Work instructions:
Please output exactly the part of the records below that opens with the line containing "In the market for college" and closes with the line containing "The inverse demand curve for electricity", both lines included, and nothing else.
------------------------------------------------------------------------
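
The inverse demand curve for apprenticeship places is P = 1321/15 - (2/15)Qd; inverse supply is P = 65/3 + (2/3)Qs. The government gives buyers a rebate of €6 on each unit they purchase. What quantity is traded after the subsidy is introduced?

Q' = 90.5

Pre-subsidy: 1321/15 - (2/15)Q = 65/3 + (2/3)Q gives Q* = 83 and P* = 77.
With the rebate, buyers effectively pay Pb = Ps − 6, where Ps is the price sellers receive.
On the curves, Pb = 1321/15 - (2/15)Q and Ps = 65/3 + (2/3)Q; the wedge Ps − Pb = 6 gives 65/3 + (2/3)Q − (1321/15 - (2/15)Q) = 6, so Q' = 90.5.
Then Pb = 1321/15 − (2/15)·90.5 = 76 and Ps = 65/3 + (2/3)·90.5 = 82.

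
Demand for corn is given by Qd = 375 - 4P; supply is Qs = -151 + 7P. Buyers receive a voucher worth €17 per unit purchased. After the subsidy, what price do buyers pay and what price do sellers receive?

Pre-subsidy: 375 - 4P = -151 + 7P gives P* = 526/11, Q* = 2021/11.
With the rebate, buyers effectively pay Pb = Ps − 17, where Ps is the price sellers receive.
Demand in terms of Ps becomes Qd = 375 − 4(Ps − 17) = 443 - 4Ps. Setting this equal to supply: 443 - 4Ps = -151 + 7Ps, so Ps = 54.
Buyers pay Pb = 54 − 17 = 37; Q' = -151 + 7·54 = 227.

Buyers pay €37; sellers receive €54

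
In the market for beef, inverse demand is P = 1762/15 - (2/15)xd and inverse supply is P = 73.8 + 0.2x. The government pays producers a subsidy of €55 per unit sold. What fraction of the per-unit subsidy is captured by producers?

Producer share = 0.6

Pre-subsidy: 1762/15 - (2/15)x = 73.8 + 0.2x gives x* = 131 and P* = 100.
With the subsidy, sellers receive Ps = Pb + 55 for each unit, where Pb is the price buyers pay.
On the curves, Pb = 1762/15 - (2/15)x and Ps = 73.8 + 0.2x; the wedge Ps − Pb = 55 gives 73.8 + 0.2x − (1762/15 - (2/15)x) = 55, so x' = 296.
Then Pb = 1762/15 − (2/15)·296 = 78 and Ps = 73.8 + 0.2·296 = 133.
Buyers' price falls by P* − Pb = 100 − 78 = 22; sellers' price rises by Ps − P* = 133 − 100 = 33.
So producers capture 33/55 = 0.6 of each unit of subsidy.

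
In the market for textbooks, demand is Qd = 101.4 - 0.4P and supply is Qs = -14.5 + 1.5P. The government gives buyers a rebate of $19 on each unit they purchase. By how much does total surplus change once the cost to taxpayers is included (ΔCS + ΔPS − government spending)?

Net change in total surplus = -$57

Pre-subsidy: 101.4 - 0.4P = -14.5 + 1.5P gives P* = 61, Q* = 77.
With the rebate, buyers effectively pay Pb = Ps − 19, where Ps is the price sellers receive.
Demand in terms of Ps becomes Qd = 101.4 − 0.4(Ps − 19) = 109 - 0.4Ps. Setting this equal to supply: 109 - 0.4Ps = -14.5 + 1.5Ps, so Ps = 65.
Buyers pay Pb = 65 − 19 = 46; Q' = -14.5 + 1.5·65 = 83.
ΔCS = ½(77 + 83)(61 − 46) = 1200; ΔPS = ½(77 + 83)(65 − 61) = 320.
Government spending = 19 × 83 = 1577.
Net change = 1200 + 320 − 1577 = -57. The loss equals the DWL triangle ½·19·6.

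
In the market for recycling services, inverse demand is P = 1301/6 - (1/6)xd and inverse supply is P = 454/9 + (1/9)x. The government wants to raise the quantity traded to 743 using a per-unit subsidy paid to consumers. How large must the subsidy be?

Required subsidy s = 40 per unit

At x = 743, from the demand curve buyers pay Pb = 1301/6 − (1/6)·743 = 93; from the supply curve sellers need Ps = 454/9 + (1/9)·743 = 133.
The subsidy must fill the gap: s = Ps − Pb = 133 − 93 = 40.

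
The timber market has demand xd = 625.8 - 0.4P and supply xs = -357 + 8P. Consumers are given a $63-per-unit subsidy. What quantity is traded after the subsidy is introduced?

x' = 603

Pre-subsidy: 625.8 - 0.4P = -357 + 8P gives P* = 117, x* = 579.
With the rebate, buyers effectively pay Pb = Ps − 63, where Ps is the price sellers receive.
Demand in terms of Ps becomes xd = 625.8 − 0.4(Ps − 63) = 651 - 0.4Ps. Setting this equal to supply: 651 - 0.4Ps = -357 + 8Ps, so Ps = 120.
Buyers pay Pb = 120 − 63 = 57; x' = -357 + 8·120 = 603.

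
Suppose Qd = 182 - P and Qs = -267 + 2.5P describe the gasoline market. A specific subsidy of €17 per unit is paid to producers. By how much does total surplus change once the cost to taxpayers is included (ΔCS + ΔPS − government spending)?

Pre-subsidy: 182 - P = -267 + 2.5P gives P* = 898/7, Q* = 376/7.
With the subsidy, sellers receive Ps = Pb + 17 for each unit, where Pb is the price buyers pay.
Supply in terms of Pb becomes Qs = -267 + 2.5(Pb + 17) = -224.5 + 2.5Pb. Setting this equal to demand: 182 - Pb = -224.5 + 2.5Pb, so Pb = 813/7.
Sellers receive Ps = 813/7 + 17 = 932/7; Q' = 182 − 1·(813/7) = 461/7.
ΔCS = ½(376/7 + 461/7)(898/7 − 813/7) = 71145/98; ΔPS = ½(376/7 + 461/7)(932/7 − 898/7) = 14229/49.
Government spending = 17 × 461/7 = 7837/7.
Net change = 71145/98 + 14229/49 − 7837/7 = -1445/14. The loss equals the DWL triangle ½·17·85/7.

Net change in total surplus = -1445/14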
------------------------------------------------------------------------
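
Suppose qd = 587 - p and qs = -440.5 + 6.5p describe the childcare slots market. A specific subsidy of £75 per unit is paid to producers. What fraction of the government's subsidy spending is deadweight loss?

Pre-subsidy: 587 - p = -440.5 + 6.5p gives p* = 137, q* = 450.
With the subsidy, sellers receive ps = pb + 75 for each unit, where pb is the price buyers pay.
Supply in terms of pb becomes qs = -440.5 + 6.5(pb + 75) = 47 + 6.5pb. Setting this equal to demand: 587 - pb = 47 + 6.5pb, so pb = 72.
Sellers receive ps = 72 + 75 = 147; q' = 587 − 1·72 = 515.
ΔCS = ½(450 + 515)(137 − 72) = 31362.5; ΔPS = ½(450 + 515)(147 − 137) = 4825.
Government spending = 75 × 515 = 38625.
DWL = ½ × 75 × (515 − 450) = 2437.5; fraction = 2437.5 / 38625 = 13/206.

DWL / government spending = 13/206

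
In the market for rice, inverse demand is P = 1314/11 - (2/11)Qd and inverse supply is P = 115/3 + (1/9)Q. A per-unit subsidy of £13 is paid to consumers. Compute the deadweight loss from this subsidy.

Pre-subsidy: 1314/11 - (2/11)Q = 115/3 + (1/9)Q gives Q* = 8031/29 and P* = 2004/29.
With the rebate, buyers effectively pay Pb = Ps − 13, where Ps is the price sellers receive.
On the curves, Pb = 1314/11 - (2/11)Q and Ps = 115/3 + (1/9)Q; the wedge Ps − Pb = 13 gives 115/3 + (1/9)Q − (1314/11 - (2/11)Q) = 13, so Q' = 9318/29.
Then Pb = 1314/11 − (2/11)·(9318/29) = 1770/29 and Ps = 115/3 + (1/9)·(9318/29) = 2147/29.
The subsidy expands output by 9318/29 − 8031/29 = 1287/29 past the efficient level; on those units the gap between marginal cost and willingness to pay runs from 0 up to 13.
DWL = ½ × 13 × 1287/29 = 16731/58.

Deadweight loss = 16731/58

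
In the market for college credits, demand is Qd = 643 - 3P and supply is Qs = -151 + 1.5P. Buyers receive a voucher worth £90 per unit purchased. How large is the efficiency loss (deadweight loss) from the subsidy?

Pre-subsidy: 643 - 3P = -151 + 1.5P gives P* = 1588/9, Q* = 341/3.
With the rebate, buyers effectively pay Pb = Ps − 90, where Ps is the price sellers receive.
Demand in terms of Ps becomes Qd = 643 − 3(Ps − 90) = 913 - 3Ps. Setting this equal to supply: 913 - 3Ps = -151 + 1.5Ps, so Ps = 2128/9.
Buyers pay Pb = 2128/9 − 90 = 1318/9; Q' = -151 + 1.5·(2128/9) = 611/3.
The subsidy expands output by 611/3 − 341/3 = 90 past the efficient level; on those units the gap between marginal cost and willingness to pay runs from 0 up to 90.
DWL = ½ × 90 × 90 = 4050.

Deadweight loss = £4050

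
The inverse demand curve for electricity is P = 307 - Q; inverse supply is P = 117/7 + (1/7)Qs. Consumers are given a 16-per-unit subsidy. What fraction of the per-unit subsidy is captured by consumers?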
------------------------------------------------------------------------
Answer to the problem:
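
In the market for college credits, demand is Qd = 643 - 3P and supply is Qs = -151 + 1.5P. Buyers receive a voucher worth £90 per unit purchased. How large is the efficiency loss (deadweight loss) from the subsidy?

Pre-subsidy: 643 - 3P = -151 + 1.5P gives P* = 1588/9, Q* = 341/3.
With the rebate, buyers effectively pay Pb = Ps − 90, where Ps is the price sellers receive.
Demand in terms of Ps becomes Qd = 643 − 3(Ps − 90) = 913 - 3Ps. Setting this equal to supply: 913 - 3Ps = -151 + 1.5Ps, so Ps = 2128/9.
Buyers pay Pb = 2128/9 − 90 = 1318/9; Q' = -151 + 1.5·(2128/9) = 611/3.
The subsidy expands output by 611/3 − 341/3 = 90 past the efficient level; on those units the gap between marginal cost and willingness to pay runs from 0 up to 90.
DWL = ½ × 90 × 90 = 4050.

Deadweight loss = £4050

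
The inverse demand curve for electricity is P = 307 - Q; inverse supply is P = 117/7 + (1/7)Qs. Consumers are given a 16-per-unit subsidy. What fraction of the per-unit subsidy is captured by consumers?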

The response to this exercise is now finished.